### What to produce
Retype the range from the line holding "The head-wave branch" to the last line of the listing, inclusive, exactly as it appears and with nothing else.

### Material shown
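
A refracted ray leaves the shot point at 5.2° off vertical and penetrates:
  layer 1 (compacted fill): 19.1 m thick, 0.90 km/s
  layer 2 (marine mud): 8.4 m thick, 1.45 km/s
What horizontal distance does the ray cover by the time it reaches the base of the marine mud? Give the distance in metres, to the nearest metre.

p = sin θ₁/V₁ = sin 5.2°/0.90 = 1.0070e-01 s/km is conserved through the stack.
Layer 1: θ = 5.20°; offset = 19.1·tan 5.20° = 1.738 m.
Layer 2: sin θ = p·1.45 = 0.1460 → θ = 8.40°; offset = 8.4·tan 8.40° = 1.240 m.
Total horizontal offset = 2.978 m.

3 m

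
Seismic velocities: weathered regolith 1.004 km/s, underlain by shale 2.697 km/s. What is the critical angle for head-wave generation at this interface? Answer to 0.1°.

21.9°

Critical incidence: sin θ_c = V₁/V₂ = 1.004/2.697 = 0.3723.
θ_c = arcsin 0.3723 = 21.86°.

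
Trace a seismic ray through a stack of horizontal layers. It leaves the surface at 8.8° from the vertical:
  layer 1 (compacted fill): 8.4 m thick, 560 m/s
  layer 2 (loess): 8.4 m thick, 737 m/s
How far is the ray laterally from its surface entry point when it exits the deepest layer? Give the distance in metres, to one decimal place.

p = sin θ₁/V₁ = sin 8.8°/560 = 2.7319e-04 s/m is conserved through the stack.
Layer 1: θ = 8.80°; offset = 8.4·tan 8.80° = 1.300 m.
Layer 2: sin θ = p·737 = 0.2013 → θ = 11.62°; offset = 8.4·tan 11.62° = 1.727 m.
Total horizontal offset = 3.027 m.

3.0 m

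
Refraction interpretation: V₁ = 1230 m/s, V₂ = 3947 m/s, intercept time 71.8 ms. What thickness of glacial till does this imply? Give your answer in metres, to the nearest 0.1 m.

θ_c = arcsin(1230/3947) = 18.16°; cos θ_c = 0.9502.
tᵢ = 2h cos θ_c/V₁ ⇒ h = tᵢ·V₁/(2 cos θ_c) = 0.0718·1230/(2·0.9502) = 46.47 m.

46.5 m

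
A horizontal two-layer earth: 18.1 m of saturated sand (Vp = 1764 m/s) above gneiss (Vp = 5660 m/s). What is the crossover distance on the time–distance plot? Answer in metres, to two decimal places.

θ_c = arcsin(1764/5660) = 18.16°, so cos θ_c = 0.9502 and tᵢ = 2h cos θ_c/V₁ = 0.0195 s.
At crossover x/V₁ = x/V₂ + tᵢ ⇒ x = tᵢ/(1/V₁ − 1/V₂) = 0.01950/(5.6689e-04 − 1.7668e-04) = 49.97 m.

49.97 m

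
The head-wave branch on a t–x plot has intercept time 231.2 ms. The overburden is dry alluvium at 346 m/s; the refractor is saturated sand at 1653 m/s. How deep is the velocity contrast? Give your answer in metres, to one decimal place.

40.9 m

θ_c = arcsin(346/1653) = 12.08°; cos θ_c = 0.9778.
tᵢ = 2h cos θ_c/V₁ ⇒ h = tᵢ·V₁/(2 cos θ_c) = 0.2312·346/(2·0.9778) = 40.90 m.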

### Output
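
The head-wave branch on a t–x plot has intercept time 231.2 ms. The overburden is dry alluvium at 346 m/s; the refractor is saturated sand at 1653 m/s. How deep is the velocity contrast? Give your answer in metres, to one decimal place.

40.9 m

θ_c = arcsin(346/1653) = 12.08°; cos θ_c = 0.9778.
tᵢ = 2h cos θ_c/V₁ ⇒ h = tᵢ·V₁/(2 cos θ_c) = 0.2312·346/(2·0.9778) = 40.90 m.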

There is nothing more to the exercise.